Your task:
Only the lines from the one with "What is the image of (15, -2)" to the end of the data below should be returned, each exactly as it stands.

(Stored data entries)

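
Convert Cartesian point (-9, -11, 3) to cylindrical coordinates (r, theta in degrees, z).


r = sqrt((-9)^2 + (-11)^2) = 14.2127
theta = atan2(-11, -9) = 230.7106 deg
z = 3

r = 14.2127, theta = 230.7106 deg, z = 3


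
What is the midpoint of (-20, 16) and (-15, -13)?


Midpoint = ((-20+-15)/2, (16+-13)/2) = (-17.5, 1.5)

(-17.5, 1.5)


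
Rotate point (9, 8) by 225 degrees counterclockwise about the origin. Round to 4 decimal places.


x' = 9*cos(225) - 8*sin(225) = -0.7071
y' = 9*sin(225) + 8*cos(225) = -12.0208

(-0.7071, -12.0208)


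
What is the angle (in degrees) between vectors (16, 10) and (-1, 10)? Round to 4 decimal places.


dot = 16*-1 + 10*10 = 84
|u| = 18.868, |v| = 10.0499
cos(angle) = 0.443
angle = 63.7052 degrees

63.7052 degrees


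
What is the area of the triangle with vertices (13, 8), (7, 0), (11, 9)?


Area = |x1(y2-y3) + x2(y3-y1) + x3(y1-y2)| / 2
= |13*(0-9) + 7*(9-8) + 11*(8-0)| / 2
= 11

11


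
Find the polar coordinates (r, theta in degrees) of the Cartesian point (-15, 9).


r = sqrt((-15)^2 + 9^2) = 17.4929
theta = atan2(9, -15) = 149.0362 degrees

r = 17.4929, theta = 149.0362 degrees


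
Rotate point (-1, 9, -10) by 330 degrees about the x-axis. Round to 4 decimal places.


x' = -1
y' = 9*cos(330) - -10*sin(330) = 2.7942
z' = 9*sin(330) + -10*cos(330) = -13.1603

(-1, 2.7942, -13.1603)


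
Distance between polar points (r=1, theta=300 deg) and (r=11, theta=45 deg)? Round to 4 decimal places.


d = sqrt(r1^2 + r2^2 - 2*r1*r2*cos(t2-t1))
d = sqrt(1^2 + 11^2 - 2*1*11*cos(45-300)) = 11.3002

11.3002


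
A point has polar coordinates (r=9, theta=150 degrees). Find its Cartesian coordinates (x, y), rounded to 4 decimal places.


x = 9 * cos(150) = -7.7942
y = 9 * sin(150) = 4.5

(-7.7942, 4.5)


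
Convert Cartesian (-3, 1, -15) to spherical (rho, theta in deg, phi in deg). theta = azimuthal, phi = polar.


rho = sqrt((-3)^2 + 1^2 + (-15)^2) = 15.3297
theta = atan2(1, -3) = 161.5651 deg
phi = acos(-15/15.3297) = 168.0953 deg

rho = 15.3297, theta = 161.5651 deg, phi = 168.0953 deg


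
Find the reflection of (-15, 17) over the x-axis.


Reflection across x-axis: (x, y) -> (x, -y)
(-15, 17) -> (-15, -17)

(-15, -17)


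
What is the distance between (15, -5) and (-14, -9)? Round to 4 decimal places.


d = sqrt((-14-15)^2 + (-9--5)^2) = 29.2746

29.2746


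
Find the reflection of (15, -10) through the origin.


Reflection through origin: (x, y) -> (-x, -y)
(15, -10) -> (-15, 10)

(-15, 10)


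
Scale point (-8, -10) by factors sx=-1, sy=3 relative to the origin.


Scaling: (x*sx, y*sy) = (-8*-1, -10*3) = (8, -30)

(8, -30)


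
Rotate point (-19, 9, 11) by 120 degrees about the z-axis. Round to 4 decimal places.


x' = -19*cos(120) - 9*sin(120) = 1.7058
y' = -19*sin(120) + 9*cos(120) = -20.9545
z' = 11

(1.7058, -20.9545, 11)


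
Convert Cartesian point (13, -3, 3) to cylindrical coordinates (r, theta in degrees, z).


r = sqrt(13^2 + (-3)^2) = 13.3417
theta = atan2(-3, 13) = 347.0054 deg
z = 3

r = 13.3417, theta = 347.0054 deg, z = 3


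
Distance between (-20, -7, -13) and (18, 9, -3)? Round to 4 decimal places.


d = sqrt((18--20)^2 + (9--7)^2 + (-3--13)^2) = 42.4264

42.4264


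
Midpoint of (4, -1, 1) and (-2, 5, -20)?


Midpoint = ((4+-2)/2, (-1+5)/2, (1+-20)/2) = (1, 2, -9.5)

(1, 2, -9.5)


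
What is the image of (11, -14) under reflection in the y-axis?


Reflection across y-axis: (x, y) -> (-x, y)
(11, -14) -> (-11, -14)

(-11, -14)


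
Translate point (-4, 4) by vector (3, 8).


Translation: (x+dx, y+dy) = (-4+3, 4+8) = (-1, 12)

(-1, 12)


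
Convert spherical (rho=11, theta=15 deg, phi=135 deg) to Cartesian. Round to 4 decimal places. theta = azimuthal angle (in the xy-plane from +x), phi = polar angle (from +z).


x = 11 * sin(135) * cos(15) = 7.5131
y = 11 * sin(135) * sin(15) = 2.0131
z = 11 * cos(135) = -7.7782

(7.5131, 2.0131, -7.7782)


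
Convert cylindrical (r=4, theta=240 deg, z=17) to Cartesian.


x = 4 * cos(240) = -2
y = 4 * sin(240) = -3.4641
z = 17

(-2, -3.4641, 17)


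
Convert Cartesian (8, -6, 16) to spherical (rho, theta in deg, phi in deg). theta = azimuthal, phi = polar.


rho = sqrt(8^2 + (-6)^2 + 16^2) = 18.868
theta = atan2(-6, 8) = 323.1301 deg
phi = acos(16/18.868) = 32.0054 deg

rho = 18.868, theta = 323.1301 deg, phi = 32.0054 deg


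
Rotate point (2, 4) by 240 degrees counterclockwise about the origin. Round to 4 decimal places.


x' = 2*cos(240) - 4*sin(240) = 2.4641
y' = 2*sin(240) + 4*cos(240) = -3.7321

(2.4641, -3.7321)


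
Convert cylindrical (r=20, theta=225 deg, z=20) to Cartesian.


x = 20 * cos(225) = -14.1421
y = 20 * sin(225) = -14.1421
z = 20

(-14.1421, -14.1421, 20)


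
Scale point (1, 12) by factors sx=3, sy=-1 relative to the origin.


Scaling: (x*sx, y*sy) = (1*3, 12*-1) = (3, -12)

(3, -12)


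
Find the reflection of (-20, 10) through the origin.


Reflection through origin: (x, y) -> (-x, -y)
(-20, 10) -> (20, -10)

(20, -10)


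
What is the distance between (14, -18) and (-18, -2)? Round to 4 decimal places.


d = sqrt((-18-14)^2 + (-2--18)^2) = 35.7771

35.7771


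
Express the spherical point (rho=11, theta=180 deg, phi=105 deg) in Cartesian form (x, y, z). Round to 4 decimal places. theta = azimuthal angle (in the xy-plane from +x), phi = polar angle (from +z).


x = 11 * sin(105) * cos(180) = -10.6252
y = 11 * sin(105) * sin(180) = 0
z = 11 * cos(105) = -2.847

(-10.6252, 0, -2.847)


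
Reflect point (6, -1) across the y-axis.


Reflection across y-axis: (x, y) -> (-x, y)
(6, -1) -> (-6, -1)

(-6, -1)


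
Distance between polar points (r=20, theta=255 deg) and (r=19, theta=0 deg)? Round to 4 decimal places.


d = sqrt(r1^2 + r2^2 - 2*r1*r2*cos(t2-t1))
d = sqrt(20^2 + 19^2 - 2*20*19*cos(0-255)) = 30.9468

30.9468


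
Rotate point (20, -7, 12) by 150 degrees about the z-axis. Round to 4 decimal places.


x' = 20*cos(150) - -7*sin(150) = -13.8205
y' = 20*sin(150) + -7*cos(150) = 16.0622
z' = 12

(-13.8205, 16.0622, 12)


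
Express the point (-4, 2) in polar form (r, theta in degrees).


r = sqrt((-4)^2 + 2^2) = 4.4721
theta = atan2(2, -4) = 153.4349 degrees

r = 4.4721, theta = 153.4349 degrees


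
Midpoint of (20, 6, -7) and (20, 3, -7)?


Midpoint = ((20+20)/2, (6+3)/2, (-7+-7)/2) = (20, 4.5, -7)

(20, 4.5, -7)


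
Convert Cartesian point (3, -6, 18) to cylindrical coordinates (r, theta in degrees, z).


r = sqrt(3^2 + (-6)^2) = 6.7082
theta = atan2(-6, 3) = 296.5651 deg
z = 18

r = 6.7082, theta = 296.5651 deg, z = 18


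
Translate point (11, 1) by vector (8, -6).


Translation: (x+dx, y+dy) = (11+8, 1+-6) = (19, -5)

(19, -5)


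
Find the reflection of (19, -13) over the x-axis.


Reflection across x-axis: (x, y) -> (x, -y)
(19, -13) -> (19, 13)

(19, 13)


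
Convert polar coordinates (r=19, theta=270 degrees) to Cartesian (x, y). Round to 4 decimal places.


x = 19 * cos(270) = 0
y = 19 * sin(270) = -19

(0, -19)


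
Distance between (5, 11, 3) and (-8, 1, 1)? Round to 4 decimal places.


d = sqrt((-8-5)^2 + (1-11)^2 + (1-3)^2) = 16.5227

16.5227


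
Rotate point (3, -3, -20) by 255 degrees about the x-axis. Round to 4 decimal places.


x' = 3
y' = -3*cos(255) - -20*sin(255) = -18.5421
z' = -3*sin(255) + -20*cos(255) = 8.0742

(3, -18.5421, 8.0742)


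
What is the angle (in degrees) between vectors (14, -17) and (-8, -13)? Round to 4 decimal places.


dot = 14*-8 + -17*-13 = 109
|u| = 22.0227, |v| = 15.2643
cos(angle) = 0.3242
angle = 71.08 degrees

71.08 degrees


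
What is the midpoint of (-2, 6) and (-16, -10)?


Midpoint = ((-2+-16)/2, (6+-10)/2) = (-9, -2)

(-9, -2)


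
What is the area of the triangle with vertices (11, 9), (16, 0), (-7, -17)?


Area = |x1(y2-y3) + x2(y3-y1) + x3(y1-y2)| / 2
= |11*(0--17) + 16*(-17-9) + -7*(9-0)| / 2
= 146

146


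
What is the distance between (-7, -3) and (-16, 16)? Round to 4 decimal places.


d = sqrt((-16--7)^2 + (16--3)^2) = 21.0238

21.0238


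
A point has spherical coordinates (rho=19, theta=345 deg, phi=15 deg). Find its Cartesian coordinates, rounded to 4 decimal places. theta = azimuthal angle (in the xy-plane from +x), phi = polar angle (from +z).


x = 19 * sin(15) * cos(345) = 4.75
y = 19 * sin(15) * sin(345) = -1.2728
z = 19 * cos(15) = 18.3526

(4.75, -1.2728, 18.3526)


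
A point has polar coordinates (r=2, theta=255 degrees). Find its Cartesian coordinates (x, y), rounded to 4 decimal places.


x = 2 * cos(255) = -0.5176
y = 2 * sin(255) = -1.9319

(-0.5176, -1.9319)


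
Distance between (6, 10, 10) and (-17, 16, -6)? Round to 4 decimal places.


d = sqrt((-17-6)^2 + (16-10)^2 + (-6-10)^2) = 28.6531

28.6531


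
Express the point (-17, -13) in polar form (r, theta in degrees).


r = sqrt((-17)^2 + (-13)^2) = 21.4009
theta = atan2(-13, -17) = 217.4054 degrees

r = 21.4009, theta = 217.4054 degrees


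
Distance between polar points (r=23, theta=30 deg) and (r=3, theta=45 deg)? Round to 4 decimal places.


d = sqrt(r1^2 + r2^2 - 2*r1*r2*cos(t2-t1))
d = sqrt(23^2 + 3^2 - 2*23*3*cos(45-30)) = 20.1172

20.1172


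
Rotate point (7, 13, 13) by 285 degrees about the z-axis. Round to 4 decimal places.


x' = 7*cos(285) - 13*sin(285) = 14.3688
y' = 7*sin(285) + 13*cos(285) = -3.3968
z' = 13

(14.3688, -3.3968, 13)


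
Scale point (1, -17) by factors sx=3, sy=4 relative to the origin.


Scaling: (x*sx, y*sy) = (1*3, -17*4) = (3, -68)

(3, -68)


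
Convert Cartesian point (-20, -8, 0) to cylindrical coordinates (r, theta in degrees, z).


r = sqrt((-20)^2 + (-8)^2) = 21.5407
theta = atan2(-8, -20) = 201.8014 deg
z = 0

r = 21.5407, theta = 201.8014 deg, z = 0


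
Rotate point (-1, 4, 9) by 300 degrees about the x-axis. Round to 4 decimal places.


x' = -1
y' = 4*cos(300) - 9*sin(300) = 9.7942
z' = 4*sin(300) + 9*cos(300) = 1.0359

(-1, 9.7942, 1.0359)


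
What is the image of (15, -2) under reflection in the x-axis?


Reflection across x-axis: (x, y) -> (x, -y)
(15, -2) -> (15, 2)

(15, 2)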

Result:
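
What is the image of (15, -2) under reflection in the x-axis?


Reflection across x-axis: (x, y) -> (x, -y)
(15, -2) -> (15, 2)

(15, 2)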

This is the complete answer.